## What you have to do
Copy each line of the records below, from the first through the one that contains "Answer: -1455/8 ≈ -181.88", exactly as written.
Content starts
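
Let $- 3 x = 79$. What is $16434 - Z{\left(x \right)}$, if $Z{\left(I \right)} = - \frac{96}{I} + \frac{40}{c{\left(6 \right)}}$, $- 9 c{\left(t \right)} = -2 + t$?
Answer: $\frac{1305108}{79} \approx 16520.0$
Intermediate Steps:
$c{\left(t \right)} = \frac{2}{9} - \frac{t}{9}$ ($c{\left(t \right)} = - \frac{-2 + t}{9} = \frac{2}{9} - \frac{t}{9}$)
$x = - \frac{79}{3}$ ($x = \left(- \frac{1}{3}\right) 79 = - \frac{79}{3} \approx -26.333$)
$Z{\left(I \right)} = -90 - \frac{96}{I}$ ($Z{\left(I \right)} = - \frac{96}{I} + \frac{40}{\frac{2}{9} - \frac{2}{3}} = - \frac{96}{I} + \frac{40}{- \frac{4}{9}} = - \frac{96}{I} + 40 \left(- \frac{9}{4}\right) = - \frac{96}{I} - 90 = -90 - \frac{96}{I}$)
$16434 - Z{\left(x \right)} = 16434 - \left(-90 - \frac{96}{- \frac{79}{3}}\right) = 16434 - \left(-90 - - \frac{288}{79}\right) = 16434 - \left(-90 + \frac{288}{79}\right) = 16434 - - \frac{6822}{79} = 16434 + \frac{6822}{79} = \frac{1305108}{79}$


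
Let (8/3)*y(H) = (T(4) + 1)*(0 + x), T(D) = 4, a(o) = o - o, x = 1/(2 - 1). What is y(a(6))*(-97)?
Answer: -1455/8 ≈ -181.88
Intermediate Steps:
x = 1 (x = 1/1 = 1)
a(o) = 0
y(H) = 15/8 (y(H) = 3*((4 + 1)*(0 + 1))/8 = 3*(5*1)/8 = (3/8)*5 = 15/8)
y(a(6))*(-97) = (15/8)*(-97) = -1455/8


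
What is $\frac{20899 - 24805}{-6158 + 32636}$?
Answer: $- \frac{217}{1471} \approx -0.14752$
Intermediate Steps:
$\frac{20899 - 24805}{-6158 + 32636} = - \frac{3906}{26478} = \left(-3906\right) \frac{1}{26478} = - \frac{217}{1471}$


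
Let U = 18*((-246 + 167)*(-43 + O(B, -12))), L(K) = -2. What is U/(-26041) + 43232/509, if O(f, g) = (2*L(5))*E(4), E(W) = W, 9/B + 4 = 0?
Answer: 1083100430/13254869 ≈ 81.713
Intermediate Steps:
B = -9/4 (B = 9/(-4 + 0) = 9/(-4) = 9*(-¼) = -9/4 ≈ -2.2500)
O(f, g) = -16 (O(f, g) = (2*(-2))*4 = -4*4 = -16)
U = 83898 (U = 18*((-246 + 167)*(-43 - 16)) = 18*(-79*(-59)) = 18*4661 = 83898)
U/(-26041) + 43232/509 = 83898/(-26041) + 43232/509 = 83898*(-1/26041) + 43232*(1/509) = -83898/26041 + 43232/509 = 1083100430/13254869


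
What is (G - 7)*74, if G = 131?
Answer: 9176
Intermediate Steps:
(G - 7)*74 = (131 - 7)*74 = 124*74 = 9176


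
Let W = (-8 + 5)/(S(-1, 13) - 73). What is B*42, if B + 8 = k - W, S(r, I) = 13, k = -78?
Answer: -36141/10 ≈ -3614.1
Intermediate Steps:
W = 1/20 (W = (-8 + 5)/(13 - 73) = -3/(-60) = -3*(-1/60) = 1/20 ≈ 0.050000)
B = -1721/20 (B = -8 + (-78 - 1*1/20) = -8 + (-78 - 1/20) = -8 - 1561/20 = -1721/20 ≈ -86.050)
B*42 = -1721/20*42 = -36141/10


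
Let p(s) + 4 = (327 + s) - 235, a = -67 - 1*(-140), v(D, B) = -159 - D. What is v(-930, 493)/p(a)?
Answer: 771/161 ≈ 4.7888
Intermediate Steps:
a = 73 (a = -67 + 140 = 73)
p(s) = 88 + s (p(s) = -4 + ((327 + s) - 235) = -4 + (92 + s) = 88 + s)
v(-930, 493)/p(a) = (-159 - 1*(-930))/(88 + 73) = (-159 + 930)/161 = 771*(1/161) = 771/161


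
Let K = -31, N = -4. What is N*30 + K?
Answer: -151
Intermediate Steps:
N*30 + K = -4*30 - 31 = -120 - 31 = -151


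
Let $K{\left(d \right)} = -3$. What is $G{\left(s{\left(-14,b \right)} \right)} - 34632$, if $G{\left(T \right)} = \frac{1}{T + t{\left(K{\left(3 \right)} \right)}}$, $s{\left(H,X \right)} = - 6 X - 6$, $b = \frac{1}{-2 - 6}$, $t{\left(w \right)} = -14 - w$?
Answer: $- \frac{2251084}{65} \approx -34632.0$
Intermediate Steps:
$b = - \frac{1}{8}$ ($b = \frac{1}{-8} = - \frac{1}{8} \approx -0.125$)
$s{\left(H,X \right)} = -6 - 6 X$
$G{\left(T \right)} = \frac{1}{-11 + T}$ ($G{\left(T \right)} = \frac{1}{T - 11} = \frac{1}{-11 + T}$)
$G{\left(s{\left(-14,b \right)} \right)} - 34632 = \frac{1}{-11 - \frac{21}{4}} - 34632 = \frac{1}{- \frac{65}{4}} - 34632 = - \frac{4}{65} - 34632 = - \frac{2251084}{65}$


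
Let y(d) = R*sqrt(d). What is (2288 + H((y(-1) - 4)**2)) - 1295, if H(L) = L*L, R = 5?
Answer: -526 + 720*I ≈ -526.0 + 720.0*I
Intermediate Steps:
y(d) = 5*sqrt(d)
H(L) = L**2
(2288 + H((y(-1) - 4)**2)) - 1295 = (2288 + ((5*sqrt(-1) - 4)**2)**2) - 1295 = (2288 + ((5*I - 4)**2)**2) - 1295 = (2288 + ((-4 + 5*I)**2)**2) - 1295 = (2288 + (-4 + 5*I)**4) - 1295 = 993 + (-4 + 5*I)**4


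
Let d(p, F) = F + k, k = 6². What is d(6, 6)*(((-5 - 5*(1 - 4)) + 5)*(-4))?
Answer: -2520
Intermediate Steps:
k = 36
d(p, F) = 36 + F (d(p, F) = F + 36 = 36 + F)
d(6, 6)*(((-5 - 5*(1 - 4)) + 5)*(-4)) = (36 + 6)*(((-5 - 5*(1 - 4)) + 5)*(-4)) = 42*(((-5 - 5*(-3)) + 5)*(-4)) = 42*(((-5 + 15) + 5)*(-4)) = 42*((10 + 5)*(-4)) = 42*(15*(-4)) = 42*(-60) = -2520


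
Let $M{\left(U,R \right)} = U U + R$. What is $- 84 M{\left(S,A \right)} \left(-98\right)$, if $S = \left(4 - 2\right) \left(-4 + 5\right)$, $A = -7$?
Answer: $-24696$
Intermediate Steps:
$S = 2$ ($S = 2 \cdot 1 = 2$)
$M{\left(U,R \right)} = R + U^{2}$ ($M{\left(U,R \right)} = U^{2} + R = R + U^{2}$)
$- 84 M{\left(S,A \right)} \left(-98\right) = - 84 \left(-7 + 2^{2}\right) \left(-98\right) = - 84 \left(-7 + 4\right) \left(-98\right) = \left(-84\right) \left(-3\right) \left(-98\right) = 252 \left(-98\right) = -24696$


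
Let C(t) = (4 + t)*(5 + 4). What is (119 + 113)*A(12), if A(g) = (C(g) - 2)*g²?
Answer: 4743936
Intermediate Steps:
C(t) = 36 + 9*t (C(t) = (4 + t)*9 = 36 + 9*t)
A(g) = g²*(34 + 9*g) (A(g) = ((36 + 9*g) - 2)*g² = (34 + 9*g)*g² = g²*(34 + 9*g))
(119 + 113)*A(12) = (119 + 113)*(12²*(34 + 9*12)) = 232*(144*(34 + 108)) = 232*(144*142) = 232*20448 = 4743936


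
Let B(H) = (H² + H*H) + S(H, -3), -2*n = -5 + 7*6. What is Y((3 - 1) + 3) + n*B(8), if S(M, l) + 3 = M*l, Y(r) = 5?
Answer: -3727/2 ≈ -1863.5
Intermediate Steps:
n = -37/2 (n = -(-5 + 7*6)/2 = -(-5 + 42)/2 = -½*37 = -37/2 ≈ -18.500)
S(M, l) = -3 + M*l
B(H) = -3 - 3*H + 2*H² (B(H) = (H² + H*H) + (-3 + H*(-3)) = (H² + H²) + (-3 - 3*H) = 2*H² + (-3 - 3*H) = -3 - 3*H + 2*H²)
Y((3 - 1) + 3) + n*B(8) = 5 - 37*(-3 - 3*8 + 2*8²)/2 = 5 - 37*(-3 - 24 + 2*64)/2 = 5 - 37*(-3 - 24 + 128)/2 = 5 - 37/2*101 = 5 - 3737/2 = -3727/2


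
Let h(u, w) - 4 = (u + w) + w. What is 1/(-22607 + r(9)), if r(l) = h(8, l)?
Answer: -1/22577 ≈ -4.4293e-5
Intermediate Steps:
h(u, w) = 4 + u + 2*w (h(u, w) = 4 + ((u + w) + w) = 4 + (u + 2*w) = 4 + u + 2*w)
r(l) = 12 + 2*l (r(l) = 4 + 8 + 2*l = 12 + 2*l)
1/(-22607 + r(9)) = 1/(-22607 + (12 + 2*9)) = 1/(-22607 + (12 + 18)) = 1/(-22607 + 30) = 1/(-22577) = -1/22577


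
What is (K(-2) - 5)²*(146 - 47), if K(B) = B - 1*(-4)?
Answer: 891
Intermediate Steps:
K(B) = 4 + B (K(B) = B + 4 = 4 + B)
(K(-2) - 5)²*(146 - 47) = ((4 - 2) - 5)²*(146 - 47) = (2 - 5)²*99 = (-3)²*99 = 9*99 = 891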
Content ends
## Response below
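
Let $- 3 x = 79$. What is $16434 - Z{\left(x \right)}$, if $Z{\left(I \right)} = - \frac{96}{I} + \frac{40}{c{\left(6 \right)}}$, $- 9 c{\left(t \right)} = -2 + t$?
Answer: $\frac{1305108}{79} \approx 16520.0$
Intermediate Steps:
$c{\left(t \right)} = \frac{2}{9} - \frac{t}{9}$ ($c{\left(t \right)} = - \frac{-2 + t}{9} = \frac{2}{9} - \frac{t}{9}$)
$x = - \frac{79}{3}$ ($x = \left(- \frac{1}{3}\right) 79 = - \frac{79}{3} \approx -26.333$)
$Z{\left(I \right)} = -90 - \frac{96}{I}$ ($Z{\left(I \right)} = - \frac{96}{I} + \frac{40}{\frac{2}{9} - \frac{2}{3}} = - \frac{96}{I} + \frac{40}{- \frac{4}{9}} = - \frac{96}{I} + 40 \left(- \frac{9}{4}\right) = - \frac{96}{I} - 90 = -90 - \frac{96}{I}$)
$16434 - Z{\left(x \right)} = 16434 - \left(-90 - \frac{96}{- \frac{79}{3}}\right) = 16434 - \left(-90 - - \frac{288}{79}\right) = 16434 - \left(-90 + \frac{288}{79}\right) = 16434 - - \frac{6822}{79} = 16434 + \frac{6822}{79} = \frac{1305108}{79}$


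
Let (8/3)*y(H) = (T(4) + 1)*(0 + x), T(D) = 4, a(o) = o - o, x = 1/(2 - 1). What is y(a(6))*(-97)?
Answer: -1455/8 ≈ -181.88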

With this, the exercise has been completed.